- Your task
Beginning with the first line, please repeat the entries exactly and end on the line that contains "Rule 5: from chi, conclude nu.".

- Working data

*** Block opens ***

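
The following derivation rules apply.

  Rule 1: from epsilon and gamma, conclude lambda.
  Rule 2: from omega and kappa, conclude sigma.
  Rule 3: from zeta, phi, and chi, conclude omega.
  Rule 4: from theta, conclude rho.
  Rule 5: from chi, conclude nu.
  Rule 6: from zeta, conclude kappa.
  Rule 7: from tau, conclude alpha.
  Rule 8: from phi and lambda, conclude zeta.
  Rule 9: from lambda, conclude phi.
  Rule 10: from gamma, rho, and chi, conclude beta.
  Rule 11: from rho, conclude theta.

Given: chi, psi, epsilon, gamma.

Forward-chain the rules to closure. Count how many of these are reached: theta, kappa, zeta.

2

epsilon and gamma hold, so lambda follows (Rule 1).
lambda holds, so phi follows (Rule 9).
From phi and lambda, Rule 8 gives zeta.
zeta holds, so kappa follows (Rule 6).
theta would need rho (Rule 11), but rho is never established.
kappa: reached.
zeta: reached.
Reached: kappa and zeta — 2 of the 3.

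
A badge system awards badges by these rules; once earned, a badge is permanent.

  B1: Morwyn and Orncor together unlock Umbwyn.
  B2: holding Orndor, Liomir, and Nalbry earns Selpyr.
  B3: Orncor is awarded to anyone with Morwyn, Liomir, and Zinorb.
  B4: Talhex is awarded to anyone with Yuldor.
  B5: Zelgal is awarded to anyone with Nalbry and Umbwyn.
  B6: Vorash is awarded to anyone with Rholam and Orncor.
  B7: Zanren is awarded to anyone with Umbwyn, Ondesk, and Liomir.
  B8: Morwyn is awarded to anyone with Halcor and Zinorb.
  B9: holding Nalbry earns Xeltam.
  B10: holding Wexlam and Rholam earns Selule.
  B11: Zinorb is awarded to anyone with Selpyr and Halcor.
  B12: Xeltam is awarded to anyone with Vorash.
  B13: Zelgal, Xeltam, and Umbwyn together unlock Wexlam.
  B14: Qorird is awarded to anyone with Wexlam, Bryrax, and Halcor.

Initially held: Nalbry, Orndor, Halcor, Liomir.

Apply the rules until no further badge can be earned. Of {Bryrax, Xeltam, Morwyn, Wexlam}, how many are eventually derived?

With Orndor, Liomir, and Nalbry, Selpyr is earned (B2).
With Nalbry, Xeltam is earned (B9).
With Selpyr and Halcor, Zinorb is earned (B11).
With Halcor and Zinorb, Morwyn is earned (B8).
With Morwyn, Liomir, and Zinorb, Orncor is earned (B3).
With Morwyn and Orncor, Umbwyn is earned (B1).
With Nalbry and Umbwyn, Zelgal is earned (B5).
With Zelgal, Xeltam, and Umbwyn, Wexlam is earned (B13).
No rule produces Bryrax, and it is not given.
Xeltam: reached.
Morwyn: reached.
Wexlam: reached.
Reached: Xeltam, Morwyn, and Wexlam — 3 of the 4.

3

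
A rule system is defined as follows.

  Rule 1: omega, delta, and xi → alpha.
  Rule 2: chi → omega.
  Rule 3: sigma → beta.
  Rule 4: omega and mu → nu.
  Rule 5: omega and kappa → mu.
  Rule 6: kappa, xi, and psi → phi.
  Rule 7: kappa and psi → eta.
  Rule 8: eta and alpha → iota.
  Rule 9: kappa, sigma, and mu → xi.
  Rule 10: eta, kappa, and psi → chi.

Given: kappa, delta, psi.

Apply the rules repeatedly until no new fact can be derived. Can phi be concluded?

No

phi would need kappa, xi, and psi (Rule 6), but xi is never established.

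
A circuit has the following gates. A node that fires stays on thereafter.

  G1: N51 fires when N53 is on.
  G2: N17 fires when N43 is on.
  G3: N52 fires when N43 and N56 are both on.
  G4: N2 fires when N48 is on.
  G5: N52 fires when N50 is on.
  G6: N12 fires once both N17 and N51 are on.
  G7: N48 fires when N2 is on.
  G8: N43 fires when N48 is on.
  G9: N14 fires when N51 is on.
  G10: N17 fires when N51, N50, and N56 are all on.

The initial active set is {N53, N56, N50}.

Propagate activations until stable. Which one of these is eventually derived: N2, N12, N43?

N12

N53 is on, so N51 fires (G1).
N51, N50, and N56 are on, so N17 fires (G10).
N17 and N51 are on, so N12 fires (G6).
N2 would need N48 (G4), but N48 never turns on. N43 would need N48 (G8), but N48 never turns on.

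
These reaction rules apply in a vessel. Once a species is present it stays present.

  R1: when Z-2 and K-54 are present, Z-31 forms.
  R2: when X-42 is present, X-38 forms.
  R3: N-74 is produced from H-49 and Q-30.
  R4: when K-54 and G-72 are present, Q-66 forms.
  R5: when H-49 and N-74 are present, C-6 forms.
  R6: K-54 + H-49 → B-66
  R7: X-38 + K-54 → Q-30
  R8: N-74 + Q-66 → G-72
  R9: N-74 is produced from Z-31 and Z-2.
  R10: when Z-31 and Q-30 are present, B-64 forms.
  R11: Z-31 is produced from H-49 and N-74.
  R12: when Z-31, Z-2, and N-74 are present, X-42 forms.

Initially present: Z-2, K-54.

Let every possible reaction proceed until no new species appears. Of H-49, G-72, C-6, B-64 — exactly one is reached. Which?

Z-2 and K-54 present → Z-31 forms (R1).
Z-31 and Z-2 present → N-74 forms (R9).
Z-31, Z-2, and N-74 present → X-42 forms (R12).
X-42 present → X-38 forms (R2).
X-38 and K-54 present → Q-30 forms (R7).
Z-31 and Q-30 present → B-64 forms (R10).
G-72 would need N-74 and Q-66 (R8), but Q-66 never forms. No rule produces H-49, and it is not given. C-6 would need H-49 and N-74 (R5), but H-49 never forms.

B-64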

*** Block closes ***

- Problem solution
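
The following derivation rules apply.

  Rule 1: from epsilon and gamma, conclude lambda.
  Rule 2: from omega and kappa, conclude sigma.
  Rule 3: from zeta, phi, and chi, conclude omega.
  Rule 4: from theta, conclude rho.
  Rule 5: from chi, conclude nu.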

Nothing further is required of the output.